** Opening Input for this task block **

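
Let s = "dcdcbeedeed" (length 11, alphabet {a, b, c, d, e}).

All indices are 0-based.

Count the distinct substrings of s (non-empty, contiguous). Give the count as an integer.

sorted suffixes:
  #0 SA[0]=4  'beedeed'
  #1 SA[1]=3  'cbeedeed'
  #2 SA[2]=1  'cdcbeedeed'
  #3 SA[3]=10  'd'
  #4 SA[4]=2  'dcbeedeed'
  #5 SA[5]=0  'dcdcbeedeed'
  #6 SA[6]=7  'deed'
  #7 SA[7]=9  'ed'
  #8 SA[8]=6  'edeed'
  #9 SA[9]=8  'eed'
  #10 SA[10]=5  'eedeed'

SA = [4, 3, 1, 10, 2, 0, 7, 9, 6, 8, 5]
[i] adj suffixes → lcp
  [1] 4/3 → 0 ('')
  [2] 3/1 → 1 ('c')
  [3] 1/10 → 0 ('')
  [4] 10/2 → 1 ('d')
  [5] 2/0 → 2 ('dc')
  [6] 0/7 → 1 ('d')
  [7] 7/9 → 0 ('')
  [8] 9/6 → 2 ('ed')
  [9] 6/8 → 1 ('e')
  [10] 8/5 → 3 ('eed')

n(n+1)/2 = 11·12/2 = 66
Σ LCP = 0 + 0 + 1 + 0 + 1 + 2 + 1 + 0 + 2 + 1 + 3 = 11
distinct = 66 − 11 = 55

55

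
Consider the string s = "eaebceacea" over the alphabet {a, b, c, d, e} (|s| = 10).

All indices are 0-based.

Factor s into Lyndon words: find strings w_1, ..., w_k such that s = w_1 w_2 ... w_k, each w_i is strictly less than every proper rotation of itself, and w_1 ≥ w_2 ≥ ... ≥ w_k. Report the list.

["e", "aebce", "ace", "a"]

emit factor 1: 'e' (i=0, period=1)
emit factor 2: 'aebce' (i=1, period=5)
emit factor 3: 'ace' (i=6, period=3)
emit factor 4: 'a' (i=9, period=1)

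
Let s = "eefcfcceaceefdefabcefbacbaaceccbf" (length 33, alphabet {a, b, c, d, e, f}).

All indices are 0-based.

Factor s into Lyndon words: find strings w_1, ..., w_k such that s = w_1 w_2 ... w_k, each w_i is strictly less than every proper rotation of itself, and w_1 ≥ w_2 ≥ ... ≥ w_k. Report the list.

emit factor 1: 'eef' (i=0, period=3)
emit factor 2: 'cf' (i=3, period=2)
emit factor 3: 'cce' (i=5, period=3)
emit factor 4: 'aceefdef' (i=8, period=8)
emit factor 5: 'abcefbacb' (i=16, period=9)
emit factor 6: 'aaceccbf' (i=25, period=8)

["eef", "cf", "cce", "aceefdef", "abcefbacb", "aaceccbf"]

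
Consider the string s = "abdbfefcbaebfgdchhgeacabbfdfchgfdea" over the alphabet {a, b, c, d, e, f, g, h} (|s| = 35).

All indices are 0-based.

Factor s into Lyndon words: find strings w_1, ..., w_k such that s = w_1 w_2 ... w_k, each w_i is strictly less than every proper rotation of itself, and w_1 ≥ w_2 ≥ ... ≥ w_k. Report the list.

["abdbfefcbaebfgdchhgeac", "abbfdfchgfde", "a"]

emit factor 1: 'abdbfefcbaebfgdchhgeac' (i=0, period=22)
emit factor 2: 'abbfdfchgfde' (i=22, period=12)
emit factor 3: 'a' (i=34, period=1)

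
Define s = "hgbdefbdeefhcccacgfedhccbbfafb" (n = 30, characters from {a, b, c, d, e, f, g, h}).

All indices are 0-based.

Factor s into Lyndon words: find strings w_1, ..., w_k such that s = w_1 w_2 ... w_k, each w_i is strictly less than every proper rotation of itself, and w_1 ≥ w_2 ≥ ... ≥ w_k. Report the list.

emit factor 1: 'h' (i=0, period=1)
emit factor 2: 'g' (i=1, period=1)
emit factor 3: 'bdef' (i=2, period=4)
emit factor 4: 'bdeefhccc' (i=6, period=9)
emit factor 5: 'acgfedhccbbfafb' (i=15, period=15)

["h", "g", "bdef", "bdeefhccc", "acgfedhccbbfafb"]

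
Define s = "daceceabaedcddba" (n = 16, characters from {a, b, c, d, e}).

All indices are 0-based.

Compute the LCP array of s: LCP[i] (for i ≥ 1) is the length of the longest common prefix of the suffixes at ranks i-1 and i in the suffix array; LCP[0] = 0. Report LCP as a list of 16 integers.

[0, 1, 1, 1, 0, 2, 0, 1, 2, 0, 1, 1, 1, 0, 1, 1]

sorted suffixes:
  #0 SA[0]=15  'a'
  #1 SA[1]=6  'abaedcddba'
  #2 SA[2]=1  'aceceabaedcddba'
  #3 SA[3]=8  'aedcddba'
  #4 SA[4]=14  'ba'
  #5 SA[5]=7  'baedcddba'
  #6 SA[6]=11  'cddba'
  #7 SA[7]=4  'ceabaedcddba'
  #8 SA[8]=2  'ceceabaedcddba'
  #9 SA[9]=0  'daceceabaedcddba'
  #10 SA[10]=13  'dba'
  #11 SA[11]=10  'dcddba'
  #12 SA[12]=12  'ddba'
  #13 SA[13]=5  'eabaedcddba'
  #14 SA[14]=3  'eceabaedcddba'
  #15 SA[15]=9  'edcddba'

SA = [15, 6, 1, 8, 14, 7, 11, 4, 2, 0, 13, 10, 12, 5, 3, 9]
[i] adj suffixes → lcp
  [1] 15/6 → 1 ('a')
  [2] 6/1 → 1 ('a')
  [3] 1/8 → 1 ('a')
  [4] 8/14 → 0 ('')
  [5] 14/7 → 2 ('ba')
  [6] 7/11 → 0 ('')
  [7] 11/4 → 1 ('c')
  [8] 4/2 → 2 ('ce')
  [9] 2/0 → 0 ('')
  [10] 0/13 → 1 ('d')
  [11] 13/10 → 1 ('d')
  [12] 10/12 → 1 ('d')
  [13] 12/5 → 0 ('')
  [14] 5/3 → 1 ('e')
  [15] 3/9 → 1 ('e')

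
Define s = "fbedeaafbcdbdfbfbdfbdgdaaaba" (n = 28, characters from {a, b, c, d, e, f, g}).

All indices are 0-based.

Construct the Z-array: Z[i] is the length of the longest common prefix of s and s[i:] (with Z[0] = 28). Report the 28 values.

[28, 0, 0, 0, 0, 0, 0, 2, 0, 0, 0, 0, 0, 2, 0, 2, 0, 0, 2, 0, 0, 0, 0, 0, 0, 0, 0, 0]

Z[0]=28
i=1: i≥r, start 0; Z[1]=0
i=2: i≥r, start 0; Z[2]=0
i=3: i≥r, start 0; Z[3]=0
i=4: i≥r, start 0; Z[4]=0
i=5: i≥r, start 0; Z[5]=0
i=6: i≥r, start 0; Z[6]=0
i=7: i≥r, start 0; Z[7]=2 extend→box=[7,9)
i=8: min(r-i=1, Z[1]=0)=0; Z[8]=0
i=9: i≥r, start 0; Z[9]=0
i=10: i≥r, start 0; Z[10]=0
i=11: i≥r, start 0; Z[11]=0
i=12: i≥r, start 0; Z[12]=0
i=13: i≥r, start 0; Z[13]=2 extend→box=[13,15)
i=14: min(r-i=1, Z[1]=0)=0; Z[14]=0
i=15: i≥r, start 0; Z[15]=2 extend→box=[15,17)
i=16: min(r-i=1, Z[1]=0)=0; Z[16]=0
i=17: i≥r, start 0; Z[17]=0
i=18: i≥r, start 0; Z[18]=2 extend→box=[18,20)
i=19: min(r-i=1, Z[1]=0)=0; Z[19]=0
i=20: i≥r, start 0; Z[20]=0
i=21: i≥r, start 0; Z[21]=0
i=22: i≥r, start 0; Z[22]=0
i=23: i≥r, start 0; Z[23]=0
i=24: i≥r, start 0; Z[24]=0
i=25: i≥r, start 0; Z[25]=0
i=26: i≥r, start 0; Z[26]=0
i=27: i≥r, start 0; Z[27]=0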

** Closing Input for this task block **
** Opening Input for this task block **

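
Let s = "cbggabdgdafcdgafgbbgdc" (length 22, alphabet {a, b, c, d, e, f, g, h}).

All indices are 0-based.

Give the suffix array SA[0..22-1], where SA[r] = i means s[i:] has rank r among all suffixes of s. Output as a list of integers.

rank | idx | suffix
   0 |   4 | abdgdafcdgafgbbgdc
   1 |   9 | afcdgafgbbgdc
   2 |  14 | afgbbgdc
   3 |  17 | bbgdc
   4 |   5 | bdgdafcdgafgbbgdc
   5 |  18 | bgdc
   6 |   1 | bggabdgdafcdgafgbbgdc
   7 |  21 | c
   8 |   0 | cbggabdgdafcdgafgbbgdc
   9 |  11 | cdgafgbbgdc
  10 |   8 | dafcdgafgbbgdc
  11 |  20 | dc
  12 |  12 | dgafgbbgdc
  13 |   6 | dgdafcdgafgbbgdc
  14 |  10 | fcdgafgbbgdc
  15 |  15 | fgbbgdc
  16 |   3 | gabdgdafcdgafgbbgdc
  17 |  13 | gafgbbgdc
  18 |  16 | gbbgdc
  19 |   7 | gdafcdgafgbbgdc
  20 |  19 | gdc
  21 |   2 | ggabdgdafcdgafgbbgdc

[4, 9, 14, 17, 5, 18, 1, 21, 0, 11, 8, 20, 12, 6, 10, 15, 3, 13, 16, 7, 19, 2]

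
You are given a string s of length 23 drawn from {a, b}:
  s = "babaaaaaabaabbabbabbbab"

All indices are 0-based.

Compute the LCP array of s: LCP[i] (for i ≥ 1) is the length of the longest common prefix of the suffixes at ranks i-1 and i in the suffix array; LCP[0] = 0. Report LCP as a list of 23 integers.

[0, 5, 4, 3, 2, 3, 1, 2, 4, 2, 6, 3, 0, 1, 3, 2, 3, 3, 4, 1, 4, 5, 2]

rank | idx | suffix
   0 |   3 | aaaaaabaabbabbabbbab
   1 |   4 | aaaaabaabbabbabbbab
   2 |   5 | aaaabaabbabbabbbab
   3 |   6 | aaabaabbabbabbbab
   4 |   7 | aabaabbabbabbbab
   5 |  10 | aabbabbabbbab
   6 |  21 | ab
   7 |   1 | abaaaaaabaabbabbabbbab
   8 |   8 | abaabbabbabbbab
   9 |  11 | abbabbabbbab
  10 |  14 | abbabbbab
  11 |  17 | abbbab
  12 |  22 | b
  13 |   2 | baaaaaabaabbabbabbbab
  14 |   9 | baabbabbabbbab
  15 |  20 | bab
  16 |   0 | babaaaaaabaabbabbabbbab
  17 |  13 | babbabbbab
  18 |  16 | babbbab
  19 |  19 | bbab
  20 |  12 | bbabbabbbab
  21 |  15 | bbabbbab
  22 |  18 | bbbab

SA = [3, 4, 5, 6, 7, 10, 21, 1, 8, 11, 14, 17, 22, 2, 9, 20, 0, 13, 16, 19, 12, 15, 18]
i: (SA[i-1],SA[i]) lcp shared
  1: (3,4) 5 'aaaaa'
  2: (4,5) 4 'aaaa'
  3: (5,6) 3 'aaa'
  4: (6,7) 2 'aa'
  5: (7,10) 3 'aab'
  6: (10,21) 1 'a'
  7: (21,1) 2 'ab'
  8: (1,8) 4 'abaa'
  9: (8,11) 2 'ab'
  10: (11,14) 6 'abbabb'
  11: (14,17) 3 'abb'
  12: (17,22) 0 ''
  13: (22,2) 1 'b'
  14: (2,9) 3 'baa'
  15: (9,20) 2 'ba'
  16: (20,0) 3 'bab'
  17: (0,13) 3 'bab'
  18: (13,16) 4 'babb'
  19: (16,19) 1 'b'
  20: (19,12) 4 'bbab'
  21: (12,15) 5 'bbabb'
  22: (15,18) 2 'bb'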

** Closing Input for this task block **

[Problem description] Filter the data above, keeping only lines that include the string "Define".

[Answer section]
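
Define s = "hgbdefbdeefhcccacgfedhccbbfafb" (n = 30, characters from {a, b, c, d, e, f, g, h}).
Define s = "daceceabaedcddba" (n = 16, characters from {a, b, c, d, e}).
Define s = "fbedeaafbcdbdfbfbdfbdgdaaaba" (n = 28, characters from {a, b, c, d, e, f, g}).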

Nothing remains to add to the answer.